Among the entries below, find every line that contains the string "section", then copy it.
# # # # # # #
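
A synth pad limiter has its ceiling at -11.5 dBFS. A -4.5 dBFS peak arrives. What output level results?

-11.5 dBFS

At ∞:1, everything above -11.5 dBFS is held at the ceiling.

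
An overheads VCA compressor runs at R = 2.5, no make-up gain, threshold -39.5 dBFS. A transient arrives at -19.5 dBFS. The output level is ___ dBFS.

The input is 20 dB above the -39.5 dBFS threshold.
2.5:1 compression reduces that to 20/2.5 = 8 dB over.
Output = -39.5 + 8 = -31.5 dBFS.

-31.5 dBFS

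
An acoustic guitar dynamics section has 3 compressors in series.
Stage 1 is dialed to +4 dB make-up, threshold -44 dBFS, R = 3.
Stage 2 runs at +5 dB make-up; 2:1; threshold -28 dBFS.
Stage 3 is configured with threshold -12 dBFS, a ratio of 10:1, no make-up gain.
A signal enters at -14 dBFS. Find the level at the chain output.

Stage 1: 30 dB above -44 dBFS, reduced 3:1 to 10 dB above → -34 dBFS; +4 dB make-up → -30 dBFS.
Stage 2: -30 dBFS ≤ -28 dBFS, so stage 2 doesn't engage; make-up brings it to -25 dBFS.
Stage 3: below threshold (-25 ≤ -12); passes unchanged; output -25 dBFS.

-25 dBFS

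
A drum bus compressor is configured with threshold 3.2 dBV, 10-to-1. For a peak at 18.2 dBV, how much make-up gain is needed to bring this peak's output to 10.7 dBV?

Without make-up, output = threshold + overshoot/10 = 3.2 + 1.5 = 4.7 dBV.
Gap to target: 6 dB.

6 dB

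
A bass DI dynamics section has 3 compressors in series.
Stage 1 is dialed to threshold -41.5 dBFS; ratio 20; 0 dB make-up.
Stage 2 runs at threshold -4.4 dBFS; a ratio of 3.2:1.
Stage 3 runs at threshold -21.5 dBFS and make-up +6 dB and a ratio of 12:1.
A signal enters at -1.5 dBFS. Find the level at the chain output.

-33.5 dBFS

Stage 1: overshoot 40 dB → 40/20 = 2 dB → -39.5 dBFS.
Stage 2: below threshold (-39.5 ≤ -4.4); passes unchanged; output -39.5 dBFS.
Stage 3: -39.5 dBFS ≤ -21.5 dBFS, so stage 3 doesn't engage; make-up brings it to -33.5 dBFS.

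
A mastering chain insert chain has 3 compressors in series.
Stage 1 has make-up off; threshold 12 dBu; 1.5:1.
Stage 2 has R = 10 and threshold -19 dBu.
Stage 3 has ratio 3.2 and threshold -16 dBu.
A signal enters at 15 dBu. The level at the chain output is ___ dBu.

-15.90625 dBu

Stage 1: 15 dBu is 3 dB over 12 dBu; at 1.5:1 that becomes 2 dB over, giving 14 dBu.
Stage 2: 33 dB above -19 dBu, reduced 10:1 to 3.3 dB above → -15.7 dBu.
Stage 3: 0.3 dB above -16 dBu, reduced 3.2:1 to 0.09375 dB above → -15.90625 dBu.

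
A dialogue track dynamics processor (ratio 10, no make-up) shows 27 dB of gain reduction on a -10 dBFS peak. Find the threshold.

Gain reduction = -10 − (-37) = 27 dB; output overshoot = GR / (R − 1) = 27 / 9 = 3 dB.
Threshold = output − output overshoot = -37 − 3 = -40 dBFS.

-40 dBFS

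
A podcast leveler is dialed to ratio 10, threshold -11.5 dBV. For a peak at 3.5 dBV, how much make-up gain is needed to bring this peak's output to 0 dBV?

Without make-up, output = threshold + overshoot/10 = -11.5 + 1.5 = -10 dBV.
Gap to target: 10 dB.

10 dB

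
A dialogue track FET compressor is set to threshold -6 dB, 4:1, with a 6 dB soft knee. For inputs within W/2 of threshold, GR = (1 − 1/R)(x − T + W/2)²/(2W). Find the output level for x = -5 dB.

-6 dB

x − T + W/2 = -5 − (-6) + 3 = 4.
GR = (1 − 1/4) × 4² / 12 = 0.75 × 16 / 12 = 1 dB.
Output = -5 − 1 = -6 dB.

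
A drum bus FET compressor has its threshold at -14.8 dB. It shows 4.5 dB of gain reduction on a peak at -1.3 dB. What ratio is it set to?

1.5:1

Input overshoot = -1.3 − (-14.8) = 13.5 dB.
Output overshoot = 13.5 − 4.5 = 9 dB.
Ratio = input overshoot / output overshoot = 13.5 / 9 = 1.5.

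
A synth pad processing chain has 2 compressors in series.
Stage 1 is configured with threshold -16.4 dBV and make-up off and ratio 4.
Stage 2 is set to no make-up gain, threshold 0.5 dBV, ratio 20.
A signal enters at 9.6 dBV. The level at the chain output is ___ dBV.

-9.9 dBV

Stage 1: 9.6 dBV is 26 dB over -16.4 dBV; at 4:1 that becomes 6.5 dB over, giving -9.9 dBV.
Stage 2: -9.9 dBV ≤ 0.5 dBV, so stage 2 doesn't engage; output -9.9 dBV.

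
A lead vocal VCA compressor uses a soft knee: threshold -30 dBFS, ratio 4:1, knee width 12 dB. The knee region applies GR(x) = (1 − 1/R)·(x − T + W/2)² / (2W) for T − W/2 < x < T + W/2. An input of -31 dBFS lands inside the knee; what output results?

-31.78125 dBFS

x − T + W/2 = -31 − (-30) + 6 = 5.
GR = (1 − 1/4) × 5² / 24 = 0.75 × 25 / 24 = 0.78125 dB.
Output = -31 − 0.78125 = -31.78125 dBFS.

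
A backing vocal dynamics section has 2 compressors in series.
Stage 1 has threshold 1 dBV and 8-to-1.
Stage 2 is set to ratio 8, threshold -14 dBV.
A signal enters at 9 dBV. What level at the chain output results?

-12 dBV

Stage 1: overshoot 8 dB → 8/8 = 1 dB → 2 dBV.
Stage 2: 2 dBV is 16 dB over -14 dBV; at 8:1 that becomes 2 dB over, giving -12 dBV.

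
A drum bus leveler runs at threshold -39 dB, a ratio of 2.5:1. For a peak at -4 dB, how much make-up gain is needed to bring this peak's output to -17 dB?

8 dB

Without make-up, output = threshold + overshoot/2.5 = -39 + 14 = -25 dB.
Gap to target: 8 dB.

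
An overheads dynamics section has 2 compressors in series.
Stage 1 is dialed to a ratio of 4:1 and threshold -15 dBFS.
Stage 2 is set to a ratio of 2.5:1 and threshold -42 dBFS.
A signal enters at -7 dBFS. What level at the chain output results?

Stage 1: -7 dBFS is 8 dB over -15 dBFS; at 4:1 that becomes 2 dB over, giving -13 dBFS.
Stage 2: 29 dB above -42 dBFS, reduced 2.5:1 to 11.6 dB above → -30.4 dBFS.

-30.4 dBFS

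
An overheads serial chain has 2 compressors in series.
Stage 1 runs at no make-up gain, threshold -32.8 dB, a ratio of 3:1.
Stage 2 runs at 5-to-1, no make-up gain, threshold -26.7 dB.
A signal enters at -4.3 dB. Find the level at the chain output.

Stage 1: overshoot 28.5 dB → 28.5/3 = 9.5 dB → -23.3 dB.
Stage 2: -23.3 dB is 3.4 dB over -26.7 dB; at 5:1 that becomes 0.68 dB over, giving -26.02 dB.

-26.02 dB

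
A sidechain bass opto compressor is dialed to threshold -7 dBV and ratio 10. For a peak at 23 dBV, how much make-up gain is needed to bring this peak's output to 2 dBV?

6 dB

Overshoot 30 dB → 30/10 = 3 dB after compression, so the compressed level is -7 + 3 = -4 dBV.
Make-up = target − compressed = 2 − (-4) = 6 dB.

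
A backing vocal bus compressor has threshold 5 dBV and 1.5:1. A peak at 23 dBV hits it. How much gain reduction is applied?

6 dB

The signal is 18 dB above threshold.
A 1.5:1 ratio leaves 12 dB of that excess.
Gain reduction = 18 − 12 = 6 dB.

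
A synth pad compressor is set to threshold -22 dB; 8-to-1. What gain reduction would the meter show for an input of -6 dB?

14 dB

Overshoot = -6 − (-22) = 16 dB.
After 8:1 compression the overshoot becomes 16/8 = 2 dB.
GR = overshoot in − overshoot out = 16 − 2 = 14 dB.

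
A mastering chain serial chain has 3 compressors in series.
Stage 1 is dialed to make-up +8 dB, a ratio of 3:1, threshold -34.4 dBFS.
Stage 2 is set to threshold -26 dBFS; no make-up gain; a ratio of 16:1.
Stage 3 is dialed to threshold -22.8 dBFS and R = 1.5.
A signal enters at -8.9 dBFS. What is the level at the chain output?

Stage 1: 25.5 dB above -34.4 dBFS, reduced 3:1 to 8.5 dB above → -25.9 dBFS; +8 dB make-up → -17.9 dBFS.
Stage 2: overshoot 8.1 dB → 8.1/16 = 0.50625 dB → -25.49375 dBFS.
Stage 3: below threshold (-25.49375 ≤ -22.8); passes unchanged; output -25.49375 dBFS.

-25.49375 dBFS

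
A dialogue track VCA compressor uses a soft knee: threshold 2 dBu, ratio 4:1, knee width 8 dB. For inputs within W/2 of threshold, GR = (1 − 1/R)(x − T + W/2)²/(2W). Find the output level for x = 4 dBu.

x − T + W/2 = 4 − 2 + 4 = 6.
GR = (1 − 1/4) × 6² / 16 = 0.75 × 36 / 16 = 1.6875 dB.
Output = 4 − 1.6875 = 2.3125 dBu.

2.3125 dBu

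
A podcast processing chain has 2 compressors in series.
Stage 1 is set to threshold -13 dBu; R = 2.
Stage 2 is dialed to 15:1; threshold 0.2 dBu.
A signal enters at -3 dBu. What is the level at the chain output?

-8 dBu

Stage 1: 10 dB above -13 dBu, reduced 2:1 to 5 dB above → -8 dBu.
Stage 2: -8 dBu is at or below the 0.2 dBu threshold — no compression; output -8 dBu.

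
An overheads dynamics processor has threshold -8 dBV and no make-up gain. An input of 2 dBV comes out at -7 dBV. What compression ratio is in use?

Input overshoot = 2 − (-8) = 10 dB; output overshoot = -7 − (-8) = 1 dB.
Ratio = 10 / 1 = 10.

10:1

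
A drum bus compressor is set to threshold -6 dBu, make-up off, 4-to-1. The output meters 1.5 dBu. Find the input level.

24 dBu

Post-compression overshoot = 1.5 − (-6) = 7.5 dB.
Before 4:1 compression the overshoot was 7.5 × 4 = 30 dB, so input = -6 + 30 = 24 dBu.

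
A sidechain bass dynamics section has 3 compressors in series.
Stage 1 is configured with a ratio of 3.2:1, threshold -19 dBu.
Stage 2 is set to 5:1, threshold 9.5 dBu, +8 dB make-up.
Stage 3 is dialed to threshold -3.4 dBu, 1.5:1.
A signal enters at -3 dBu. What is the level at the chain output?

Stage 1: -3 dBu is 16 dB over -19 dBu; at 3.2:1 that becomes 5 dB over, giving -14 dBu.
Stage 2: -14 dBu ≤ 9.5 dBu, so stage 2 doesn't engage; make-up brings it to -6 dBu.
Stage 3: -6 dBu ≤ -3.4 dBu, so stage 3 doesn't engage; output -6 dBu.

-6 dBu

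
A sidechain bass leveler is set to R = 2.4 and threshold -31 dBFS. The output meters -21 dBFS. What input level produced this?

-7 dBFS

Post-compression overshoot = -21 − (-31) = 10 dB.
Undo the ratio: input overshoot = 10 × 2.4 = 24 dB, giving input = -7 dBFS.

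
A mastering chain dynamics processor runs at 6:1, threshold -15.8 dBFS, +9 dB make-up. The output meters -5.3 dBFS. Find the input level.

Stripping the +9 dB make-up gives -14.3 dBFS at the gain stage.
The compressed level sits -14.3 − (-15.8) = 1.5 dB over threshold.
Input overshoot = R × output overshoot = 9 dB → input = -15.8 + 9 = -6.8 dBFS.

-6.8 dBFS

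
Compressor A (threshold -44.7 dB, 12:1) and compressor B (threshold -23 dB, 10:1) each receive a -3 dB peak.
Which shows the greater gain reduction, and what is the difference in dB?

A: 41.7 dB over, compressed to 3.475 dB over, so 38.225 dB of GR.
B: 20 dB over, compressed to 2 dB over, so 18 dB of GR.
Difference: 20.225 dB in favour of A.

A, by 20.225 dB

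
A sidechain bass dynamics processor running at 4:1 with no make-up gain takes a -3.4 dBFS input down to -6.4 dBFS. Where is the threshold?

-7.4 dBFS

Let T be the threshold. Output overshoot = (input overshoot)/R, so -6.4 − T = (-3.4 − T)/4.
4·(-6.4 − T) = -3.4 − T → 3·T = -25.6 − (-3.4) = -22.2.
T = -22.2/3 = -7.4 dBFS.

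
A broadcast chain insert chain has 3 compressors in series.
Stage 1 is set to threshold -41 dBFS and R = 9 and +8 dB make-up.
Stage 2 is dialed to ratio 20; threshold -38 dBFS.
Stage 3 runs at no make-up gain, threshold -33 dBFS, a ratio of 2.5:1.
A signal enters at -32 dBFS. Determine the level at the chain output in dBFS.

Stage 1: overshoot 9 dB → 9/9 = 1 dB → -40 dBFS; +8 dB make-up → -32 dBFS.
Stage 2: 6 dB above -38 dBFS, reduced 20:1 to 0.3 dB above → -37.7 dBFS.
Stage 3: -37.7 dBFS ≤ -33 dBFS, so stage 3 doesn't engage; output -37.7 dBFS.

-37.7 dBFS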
# # # # # # #
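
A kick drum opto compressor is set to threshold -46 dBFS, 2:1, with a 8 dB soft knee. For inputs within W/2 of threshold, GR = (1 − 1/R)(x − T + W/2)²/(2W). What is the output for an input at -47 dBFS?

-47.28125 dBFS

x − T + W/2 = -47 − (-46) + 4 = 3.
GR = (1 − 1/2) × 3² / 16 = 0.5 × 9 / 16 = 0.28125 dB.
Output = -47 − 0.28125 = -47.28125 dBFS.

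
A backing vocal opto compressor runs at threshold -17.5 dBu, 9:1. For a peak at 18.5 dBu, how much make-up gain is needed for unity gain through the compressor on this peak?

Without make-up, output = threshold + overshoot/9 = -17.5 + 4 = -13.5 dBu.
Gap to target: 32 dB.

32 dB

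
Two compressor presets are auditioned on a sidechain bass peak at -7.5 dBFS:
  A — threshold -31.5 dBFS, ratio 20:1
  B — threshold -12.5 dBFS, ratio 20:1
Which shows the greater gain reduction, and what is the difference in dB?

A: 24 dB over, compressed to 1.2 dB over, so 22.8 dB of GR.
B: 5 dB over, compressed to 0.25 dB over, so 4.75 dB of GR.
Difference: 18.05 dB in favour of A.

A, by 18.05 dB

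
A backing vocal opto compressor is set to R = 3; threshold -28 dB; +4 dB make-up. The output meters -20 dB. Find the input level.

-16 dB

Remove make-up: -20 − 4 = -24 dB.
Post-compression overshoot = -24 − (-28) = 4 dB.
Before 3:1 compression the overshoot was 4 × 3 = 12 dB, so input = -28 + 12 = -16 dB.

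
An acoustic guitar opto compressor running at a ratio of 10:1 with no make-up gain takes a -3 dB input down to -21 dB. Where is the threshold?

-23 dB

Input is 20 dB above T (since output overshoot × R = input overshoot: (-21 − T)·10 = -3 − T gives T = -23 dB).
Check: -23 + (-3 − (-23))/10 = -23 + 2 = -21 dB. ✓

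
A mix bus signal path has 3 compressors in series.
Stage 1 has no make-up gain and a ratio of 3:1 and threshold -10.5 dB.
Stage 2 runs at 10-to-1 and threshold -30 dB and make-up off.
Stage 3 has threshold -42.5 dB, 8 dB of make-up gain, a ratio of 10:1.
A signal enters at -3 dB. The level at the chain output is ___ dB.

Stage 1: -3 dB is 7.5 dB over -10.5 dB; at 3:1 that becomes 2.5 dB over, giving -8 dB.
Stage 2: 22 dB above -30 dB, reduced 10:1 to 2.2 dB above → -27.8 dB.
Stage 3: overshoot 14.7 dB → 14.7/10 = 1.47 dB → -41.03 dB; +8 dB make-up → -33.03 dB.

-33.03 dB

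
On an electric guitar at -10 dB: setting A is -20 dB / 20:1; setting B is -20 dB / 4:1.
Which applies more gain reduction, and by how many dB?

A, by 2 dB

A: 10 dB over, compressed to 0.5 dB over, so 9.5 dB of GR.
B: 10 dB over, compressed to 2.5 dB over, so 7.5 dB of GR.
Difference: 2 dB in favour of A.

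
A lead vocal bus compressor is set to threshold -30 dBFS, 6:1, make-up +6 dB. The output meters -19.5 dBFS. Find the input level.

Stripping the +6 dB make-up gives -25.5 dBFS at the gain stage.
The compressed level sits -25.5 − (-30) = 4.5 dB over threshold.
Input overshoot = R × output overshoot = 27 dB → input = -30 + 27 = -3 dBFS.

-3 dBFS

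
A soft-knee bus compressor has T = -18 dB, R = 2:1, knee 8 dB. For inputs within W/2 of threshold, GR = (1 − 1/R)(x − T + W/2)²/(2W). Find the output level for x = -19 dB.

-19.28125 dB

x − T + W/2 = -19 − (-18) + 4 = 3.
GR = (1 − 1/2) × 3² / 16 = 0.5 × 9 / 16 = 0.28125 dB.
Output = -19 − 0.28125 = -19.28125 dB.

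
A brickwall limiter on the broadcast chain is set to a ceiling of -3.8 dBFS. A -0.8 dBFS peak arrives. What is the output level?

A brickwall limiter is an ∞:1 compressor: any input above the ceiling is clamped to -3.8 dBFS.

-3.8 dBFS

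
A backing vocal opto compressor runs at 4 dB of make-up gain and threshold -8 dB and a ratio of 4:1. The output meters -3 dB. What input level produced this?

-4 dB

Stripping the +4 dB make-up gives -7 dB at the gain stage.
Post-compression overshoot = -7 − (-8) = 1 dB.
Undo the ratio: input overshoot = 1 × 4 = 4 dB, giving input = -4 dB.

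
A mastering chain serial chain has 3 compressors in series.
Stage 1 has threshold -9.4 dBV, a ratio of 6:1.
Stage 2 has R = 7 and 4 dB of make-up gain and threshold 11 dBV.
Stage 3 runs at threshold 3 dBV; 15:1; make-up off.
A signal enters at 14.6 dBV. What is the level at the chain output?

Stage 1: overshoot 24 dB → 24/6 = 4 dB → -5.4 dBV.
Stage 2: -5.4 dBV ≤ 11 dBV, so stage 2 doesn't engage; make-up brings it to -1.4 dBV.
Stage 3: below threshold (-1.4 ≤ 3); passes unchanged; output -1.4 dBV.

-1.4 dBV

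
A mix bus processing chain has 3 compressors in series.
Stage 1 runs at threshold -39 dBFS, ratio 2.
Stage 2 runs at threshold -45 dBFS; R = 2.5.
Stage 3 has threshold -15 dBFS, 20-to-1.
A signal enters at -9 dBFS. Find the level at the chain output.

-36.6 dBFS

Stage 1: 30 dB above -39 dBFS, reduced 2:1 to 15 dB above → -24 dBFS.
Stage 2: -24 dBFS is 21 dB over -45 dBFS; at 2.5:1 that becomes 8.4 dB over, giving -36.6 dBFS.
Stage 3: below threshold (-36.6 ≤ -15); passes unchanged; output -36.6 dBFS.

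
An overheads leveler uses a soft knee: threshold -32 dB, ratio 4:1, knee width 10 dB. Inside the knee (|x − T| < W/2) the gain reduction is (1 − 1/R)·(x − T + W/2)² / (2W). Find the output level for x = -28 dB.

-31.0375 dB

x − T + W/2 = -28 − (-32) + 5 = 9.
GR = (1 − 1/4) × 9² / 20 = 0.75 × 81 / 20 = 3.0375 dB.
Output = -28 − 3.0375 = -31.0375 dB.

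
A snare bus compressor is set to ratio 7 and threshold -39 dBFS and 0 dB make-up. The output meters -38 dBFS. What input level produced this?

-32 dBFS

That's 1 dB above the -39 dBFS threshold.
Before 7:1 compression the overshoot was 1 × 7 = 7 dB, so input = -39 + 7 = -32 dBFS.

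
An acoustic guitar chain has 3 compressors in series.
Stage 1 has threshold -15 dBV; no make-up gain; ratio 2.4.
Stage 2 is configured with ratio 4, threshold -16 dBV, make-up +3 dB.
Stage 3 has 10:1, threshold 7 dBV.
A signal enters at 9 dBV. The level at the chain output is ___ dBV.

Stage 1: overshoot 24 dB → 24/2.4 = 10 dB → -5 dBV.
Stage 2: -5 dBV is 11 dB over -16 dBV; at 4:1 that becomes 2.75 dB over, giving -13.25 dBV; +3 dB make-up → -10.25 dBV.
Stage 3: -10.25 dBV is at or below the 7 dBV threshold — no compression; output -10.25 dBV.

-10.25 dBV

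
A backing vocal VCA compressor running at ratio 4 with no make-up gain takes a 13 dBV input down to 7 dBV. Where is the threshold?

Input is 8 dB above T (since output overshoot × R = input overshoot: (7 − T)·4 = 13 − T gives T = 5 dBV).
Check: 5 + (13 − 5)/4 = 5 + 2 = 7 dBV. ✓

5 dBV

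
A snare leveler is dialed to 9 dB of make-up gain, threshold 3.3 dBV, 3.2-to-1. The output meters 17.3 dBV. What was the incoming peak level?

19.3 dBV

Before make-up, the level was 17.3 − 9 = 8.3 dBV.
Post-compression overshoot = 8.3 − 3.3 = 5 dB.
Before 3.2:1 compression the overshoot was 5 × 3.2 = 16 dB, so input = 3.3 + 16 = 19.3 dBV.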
# # # # # # #
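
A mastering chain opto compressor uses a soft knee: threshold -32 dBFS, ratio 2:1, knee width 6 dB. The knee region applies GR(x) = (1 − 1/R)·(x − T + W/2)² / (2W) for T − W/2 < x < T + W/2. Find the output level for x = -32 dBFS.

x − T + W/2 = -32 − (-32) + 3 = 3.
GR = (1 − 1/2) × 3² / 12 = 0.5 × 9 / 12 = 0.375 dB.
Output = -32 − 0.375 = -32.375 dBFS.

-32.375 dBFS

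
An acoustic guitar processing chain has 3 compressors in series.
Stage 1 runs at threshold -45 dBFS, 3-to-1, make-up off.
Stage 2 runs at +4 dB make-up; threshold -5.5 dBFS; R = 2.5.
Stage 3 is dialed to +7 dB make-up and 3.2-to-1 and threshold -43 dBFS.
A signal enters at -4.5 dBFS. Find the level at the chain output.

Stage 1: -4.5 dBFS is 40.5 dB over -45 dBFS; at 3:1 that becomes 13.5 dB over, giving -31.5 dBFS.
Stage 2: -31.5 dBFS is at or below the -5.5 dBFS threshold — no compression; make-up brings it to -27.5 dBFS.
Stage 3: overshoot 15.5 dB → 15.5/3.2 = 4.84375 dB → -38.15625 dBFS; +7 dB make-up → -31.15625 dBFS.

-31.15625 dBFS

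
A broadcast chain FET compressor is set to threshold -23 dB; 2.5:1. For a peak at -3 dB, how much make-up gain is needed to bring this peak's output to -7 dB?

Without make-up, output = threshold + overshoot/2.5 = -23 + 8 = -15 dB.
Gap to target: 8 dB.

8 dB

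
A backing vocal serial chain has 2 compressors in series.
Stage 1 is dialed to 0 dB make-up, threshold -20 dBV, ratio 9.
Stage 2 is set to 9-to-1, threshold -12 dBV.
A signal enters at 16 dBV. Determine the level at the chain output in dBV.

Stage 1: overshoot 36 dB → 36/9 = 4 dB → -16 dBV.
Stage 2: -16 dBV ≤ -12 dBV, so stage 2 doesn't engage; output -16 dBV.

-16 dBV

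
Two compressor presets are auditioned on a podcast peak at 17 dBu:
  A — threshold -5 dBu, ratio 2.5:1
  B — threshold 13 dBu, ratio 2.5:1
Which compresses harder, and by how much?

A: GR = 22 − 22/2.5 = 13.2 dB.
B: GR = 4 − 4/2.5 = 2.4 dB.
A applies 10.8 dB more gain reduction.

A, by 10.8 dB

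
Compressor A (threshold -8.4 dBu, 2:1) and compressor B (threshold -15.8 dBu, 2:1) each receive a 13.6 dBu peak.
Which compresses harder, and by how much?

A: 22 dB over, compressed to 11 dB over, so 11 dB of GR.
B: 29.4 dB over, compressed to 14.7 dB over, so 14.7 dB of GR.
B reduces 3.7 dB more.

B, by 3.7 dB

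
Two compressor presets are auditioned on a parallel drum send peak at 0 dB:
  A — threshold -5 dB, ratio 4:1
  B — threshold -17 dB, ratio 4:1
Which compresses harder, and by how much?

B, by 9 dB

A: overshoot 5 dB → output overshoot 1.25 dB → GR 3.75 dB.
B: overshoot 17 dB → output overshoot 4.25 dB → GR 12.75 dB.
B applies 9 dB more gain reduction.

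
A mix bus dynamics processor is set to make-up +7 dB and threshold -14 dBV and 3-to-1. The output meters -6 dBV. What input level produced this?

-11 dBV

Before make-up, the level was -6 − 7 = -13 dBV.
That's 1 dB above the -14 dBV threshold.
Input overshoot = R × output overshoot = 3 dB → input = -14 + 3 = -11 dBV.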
# # # # # # #
#### [Task response]
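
An acoustic guitar dynamics section has 3 compressors in series.
A bass DI dynamics section has 3 compressors in series.
A backing vocal dynamics section has 2 compressors in series.
An overheads dynamics section has 2 compressors in series.
A sidechain bass dynamics section has 3 compressors in series.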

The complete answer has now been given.